Repeat exactly the lines of the entries below from the one with "How many total" through the one with "Number of frames: 3", both ends included, and nothing else.
BEGIN RECORDED DATA
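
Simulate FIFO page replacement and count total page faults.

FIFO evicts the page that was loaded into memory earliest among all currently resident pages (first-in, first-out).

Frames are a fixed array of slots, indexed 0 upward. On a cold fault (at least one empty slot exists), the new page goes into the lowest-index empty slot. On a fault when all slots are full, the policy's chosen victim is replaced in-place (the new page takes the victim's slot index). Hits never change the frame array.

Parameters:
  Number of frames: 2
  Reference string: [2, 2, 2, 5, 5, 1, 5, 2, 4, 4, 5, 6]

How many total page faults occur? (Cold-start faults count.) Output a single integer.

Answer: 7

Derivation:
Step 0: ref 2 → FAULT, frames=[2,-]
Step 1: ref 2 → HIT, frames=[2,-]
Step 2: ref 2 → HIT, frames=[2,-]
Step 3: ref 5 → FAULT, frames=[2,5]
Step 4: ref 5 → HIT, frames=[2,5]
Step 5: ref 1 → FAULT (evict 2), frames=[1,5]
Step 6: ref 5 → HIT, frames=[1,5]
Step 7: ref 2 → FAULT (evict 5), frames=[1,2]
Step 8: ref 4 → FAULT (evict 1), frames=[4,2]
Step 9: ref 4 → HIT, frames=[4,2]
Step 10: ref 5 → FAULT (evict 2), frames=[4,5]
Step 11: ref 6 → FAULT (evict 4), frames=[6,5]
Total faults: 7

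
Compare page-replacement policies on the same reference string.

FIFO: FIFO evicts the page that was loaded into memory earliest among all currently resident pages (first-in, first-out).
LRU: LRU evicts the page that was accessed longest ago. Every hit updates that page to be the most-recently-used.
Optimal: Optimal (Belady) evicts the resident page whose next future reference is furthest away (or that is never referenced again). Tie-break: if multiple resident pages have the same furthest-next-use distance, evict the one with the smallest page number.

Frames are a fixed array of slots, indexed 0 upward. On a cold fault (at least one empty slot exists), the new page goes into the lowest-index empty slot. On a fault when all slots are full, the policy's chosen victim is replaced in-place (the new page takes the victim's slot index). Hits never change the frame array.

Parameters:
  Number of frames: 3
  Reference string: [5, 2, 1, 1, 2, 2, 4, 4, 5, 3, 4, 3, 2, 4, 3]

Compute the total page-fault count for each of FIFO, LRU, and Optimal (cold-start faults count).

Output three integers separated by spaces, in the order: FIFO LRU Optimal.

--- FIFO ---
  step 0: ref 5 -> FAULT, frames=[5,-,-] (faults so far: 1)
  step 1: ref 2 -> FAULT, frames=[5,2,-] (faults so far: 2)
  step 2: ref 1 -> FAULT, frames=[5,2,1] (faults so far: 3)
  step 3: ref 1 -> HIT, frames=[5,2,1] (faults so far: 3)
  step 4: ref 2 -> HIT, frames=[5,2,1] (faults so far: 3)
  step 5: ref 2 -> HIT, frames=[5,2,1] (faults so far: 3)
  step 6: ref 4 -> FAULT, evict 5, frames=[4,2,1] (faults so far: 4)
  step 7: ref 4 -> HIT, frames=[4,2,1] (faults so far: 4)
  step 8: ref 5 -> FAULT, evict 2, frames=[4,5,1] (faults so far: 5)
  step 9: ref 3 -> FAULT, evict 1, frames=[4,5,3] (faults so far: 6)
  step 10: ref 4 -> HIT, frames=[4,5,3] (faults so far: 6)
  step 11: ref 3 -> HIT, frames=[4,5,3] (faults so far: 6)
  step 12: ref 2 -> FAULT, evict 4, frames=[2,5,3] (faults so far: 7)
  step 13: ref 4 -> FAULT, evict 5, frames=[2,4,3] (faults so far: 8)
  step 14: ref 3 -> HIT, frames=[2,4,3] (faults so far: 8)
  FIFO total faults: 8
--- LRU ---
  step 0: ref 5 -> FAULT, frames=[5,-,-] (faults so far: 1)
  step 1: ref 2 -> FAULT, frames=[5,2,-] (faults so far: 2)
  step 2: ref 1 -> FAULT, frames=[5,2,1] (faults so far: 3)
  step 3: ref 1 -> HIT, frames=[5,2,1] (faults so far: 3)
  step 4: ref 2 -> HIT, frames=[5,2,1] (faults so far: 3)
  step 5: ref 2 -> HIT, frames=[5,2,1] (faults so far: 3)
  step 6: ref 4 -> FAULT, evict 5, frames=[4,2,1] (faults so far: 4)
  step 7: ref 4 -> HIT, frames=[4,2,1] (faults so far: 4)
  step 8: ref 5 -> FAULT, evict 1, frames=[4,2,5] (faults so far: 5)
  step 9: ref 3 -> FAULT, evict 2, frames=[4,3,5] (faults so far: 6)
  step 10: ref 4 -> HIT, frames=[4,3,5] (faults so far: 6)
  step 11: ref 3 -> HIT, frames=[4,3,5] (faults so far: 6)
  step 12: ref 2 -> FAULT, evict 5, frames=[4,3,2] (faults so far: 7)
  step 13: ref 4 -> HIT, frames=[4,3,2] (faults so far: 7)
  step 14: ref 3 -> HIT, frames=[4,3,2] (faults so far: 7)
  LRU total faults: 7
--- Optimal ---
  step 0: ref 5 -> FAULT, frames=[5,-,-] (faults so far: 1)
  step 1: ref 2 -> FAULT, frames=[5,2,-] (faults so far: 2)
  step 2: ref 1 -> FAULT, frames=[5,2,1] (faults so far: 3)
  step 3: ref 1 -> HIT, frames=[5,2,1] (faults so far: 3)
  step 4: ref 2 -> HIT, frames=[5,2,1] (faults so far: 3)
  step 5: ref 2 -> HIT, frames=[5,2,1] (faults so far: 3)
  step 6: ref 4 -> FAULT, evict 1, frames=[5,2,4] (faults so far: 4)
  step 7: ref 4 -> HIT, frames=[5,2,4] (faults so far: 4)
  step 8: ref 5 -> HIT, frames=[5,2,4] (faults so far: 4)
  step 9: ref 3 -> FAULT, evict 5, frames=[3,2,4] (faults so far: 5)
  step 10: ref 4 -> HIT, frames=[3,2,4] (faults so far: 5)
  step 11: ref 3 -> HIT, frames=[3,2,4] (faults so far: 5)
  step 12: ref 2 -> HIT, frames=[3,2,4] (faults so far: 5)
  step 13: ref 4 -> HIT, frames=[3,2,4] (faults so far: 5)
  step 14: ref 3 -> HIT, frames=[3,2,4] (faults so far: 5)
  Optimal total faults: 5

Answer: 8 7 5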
END RECORDED DATA
# ANSWER SECTION:
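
How many total page faults occur? (Cold-start faults count.) Output a single integer.

Answer: 7

Derivation:
Step 0: ref 2 → FAULT, frames=[2,-]
Step 1: ref 2 → HIT, frames=[2,-]
Step 2: ref 2 → HIT, frames=[2,-]
Step 3: ref 5 → FAULT, frames=[2,5]
Step 4: ref 5 → HIT, frames=[2,5]
Step 5: ref 1 → FAULT (evict 2), frames=[1,5]
Step 6: ref 5 → HIT, frames=[1,5]
Step 7: ref 2 → FAULT (evict 5), frames=[1,2]
Step 8: ref 4 → FAULT (evict 1), frames=[4,2]
Step 9: ref 4 → HIT, frames=[4,2]
Step 10: ref 5 → FAULT (evict 2), frames=[4,5]
Step 11: ref 6 → FAULT (evict 4), frames=[6,5]
Total faults: 7

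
Compare page-replacement policies on the same reference string.

FIFO: FIFO evicts the page that was loaded into memory earliest among all currently resident pages (first-in, first-out).
LRU: LRU evicts the page that was accessed longest ago. Every hit updates that page to be the most-recently-used.
Optimal: Optimal (Belady) evicts the resident page whose next future reference is furthest away (or that is never referenced again). Tie-break: if multiple resident pages have the same furthest-next-use distance, evict the one with the smallest page number.

Frames are a fixed array of slots, indexed 0 upward. On a cold fault (at least one empty slot exists), the new page goes into the lowest-index empty slot. On a fault when all slots are full, the policy's chosen victim is replaced in-place (the new page takes the victim's slot index). Hits never change the frame array.

Parameters:
  Number of frames: 3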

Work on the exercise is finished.